Exact reproduction of all the data is needed.

RECORD EXCERPTS:
------------
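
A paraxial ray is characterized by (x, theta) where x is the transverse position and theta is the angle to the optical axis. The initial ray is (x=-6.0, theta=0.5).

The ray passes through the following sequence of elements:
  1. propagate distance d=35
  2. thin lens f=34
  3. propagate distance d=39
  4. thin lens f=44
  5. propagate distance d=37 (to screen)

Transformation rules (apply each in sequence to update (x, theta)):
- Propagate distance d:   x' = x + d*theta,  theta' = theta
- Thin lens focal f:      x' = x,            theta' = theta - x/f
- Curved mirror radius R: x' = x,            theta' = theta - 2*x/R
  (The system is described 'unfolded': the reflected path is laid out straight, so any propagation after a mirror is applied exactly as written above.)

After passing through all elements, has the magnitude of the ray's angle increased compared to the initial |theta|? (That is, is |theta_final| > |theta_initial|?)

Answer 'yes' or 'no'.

Answer: no

Derivation:
Initial: x=-6.0000 theta=0.5000
After 1 (propagate distance d=35): x=11.5000 theta=0.5000
After 2 (thin lens f=34): x=11.5000 theta=11/68 (≈0.1618)
After 3 (propagate distance d=39): x=1211/68 (≈17.8088) theta=11/68 (≈0.1618)
After 4 (thin lens f=44): x=1211/68 (≈17.8088) theta=-727/2992 (≈-0.2430)
After 5 (propagate distance d=37 (to screen)): x=26385/2992 (≈8.8185) theta=-727/2992 (≈-0.2430)
|theta_initial|=0.5000 |theta_final|=727/2992 (≈0.2430) -> not increased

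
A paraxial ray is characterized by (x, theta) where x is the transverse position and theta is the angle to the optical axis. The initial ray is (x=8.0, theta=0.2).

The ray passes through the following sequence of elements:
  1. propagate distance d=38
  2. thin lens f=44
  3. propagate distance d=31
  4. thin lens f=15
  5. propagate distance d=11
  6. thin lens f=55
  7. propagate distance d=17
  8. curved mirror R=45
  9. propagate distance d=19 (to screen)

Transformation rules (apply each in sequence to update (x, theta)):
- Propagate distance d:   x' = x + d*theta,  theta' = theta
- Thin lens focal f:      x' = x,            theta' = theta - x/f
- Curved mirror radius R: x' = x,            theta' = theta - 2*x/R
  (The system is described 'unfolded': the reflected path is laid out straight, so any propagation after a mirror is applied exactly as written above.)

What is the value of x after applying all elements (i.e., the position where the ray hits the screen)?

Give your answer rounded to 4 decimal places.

Answer: -19.2236

Derivation:
Initial: x=8.0000 theta=0.2000
After 1 (propagate distance d=38): x=15.6000 theta=0.2000
After 2 (thin lens f=44): x=15.6000 theta=-17/110 (≈-0.1545)
After 3 (propagate distance d=31): x=1189/110 (≈10.8091) theta=-17/110 (≈-0.1545)
After 4 (thin lens f=15): x=1189/110 (≈10.8091) theta=-722/825 (≈-0.8752)
After 5 (propagate distance d=11): x=1951/1650 (≈1.1824) theta=-722/825 (≈-0.8752)
After 6 (thin lens f=55): x=1951/1650 (≈1.1824) theta=-81371/90750 (≈-0.8967)
After 7 (propagate distance d=17): x=-212667/15125 (≈-14.0606) theta=-81371/90750 (≈-0.8967)
After 8 (curved mirror R=45): x=-212667/15125 (≈-14.0606) theta=-1019/3750 (≈-0.2717)
After 9 (propagate distance d=19 (to screen)): x=-8722691/453750 (≈-19.2236) theta=-1019/3750 (≈-0.2717)
Rounded to 4 decimal places: x = -19.2236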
------------
YOUR SOLUTION:
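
A paraxial ray is characterized by (x, theta) where x is the transverse position and theta is the angle to the optical axis. The initial ray is (x=-6.0, theta=0.5).

The ray passes through the following sequence of elements:
  1. propagate distance d=35
  2. thin lens f=34
  3. propagate distance d=39
  4. thin lens f=44
  5. propagate distance d=37 (to screen)

Transformation rules (apply each in sequence to update (x, theta)):
- Propagate distance d:   x' = x + d*theta,  theta' = theta
- Thin lens focal f:      x' = x,            theta' = theta - x/f
- Curved mirror radius R: x' = x,            theta' = theta - 2*x/R
  (The system is described 'unfolded': the reflected path is laid out straight, so any propagation after a mirror is applied exactly as written above.)

After passing through all elements, has the magnitude of the ray's angle increased compared to the initial |theta|? (That is, is |theta_final| > |theta_initial|?)

Answer 'yes' or 'no'.

Answer: no

Derivation:
Initial: x=-6.0000 theta=0.5000
After 1 (propagate distance d=35): x=11.5000 theta=0.5000
After 2 (thin lens f=34): x=11.5000 theta=11/68 (≈0.1618)
After 3 (propagate distance d=39): x=1211/68 (≈17.8088) theta=11/68 (≈0.1618)
After 4 (thin lens f=44): x=1211/68 (≈17.8088) theta=-727/2992 (≈-0.2430)
After 5 (propagate distance d=37 (to screen)): x=26385/2992 (≈8.8185) theta=-727/2992 (≈-0.2430)
|theta_initial|=0.5000 |theta_final|=727/2992 (≈0.2430) -> not increased

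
A paraxial ray is characterized by (x, theta) where x is the transverse position and theta is the angle to the optical axis. The initial ray is (x=8.0, theta=0.2).

The ray passes through the following sequence of elements:
  1. propagate distance d=38
  2. thin lens f=44
  3. propagate distance d=31
  4. thin lens f=15
  5. propagate distance d=11
  6. thin lens f=55
  7. propagate distance d=17
  8. curved mirror R=45
  9. propagate distance d=19 (to screen)

Transformation rules (apply each in sequence to update (x, theta)):
- Propagate distance d:   x' = x + d*theta,  theta' = theta
- Thin lens focal f:      x' = x,            theta' = theta - x/f
- Curved mirror radius R: x' = x,            theta' = theta - 2*x/R
  (The system is described 'unfolded': the reflected path is laid out straight, so any propagation after a mirror is applied exactly as written above.)

What is the value of x after applying all elements (i.e., the position where the ray hits the screen)?

Give your answer rounded to 4 decimal places.

Answer: -19.2236

Derivation:
Initial: x=8.0000 theta=0.2000
After 1 (propagate distance d=38): x=15.6000 theta=0.2000
After 2 (thin lens f=44): x=15.6000 theta=-17/110 (≈-0.1545)
After 3 (propagate distance d=31): x=1189/110 (≈10.8091) theta=-17/110 (≈-0.1545)
After 4 (thin lens f=15): x=1189/110 (≈10.8091) theta=-722/825 (≈-0.8752)
After 5 (propagate distance d=11): x=1951/1650 (≈1.1824) theta=-722/825 (≈-0.8752)
After 6 (thin lens f=55): x=1951/1650 (≈1.1824) theta=-81371/90750 (≈-0.8967)
After 7 (propagate distance d=17): x=-212667/15125 (≈-14.0606) theta=-81371/90750 (≈-0.8967)
After 8 (curved mirror R=45): x=-212667/15125 (≈-14.0606) theta=-1019/3750 (≈-0.2717)
After 9 (propagate distance d=19 (to screen)): x=-8722691/453750 (≈-19.2236) theta=-1019/3750 (≈-0.2717)
Rounded to 4 decimal places: x = -19.2236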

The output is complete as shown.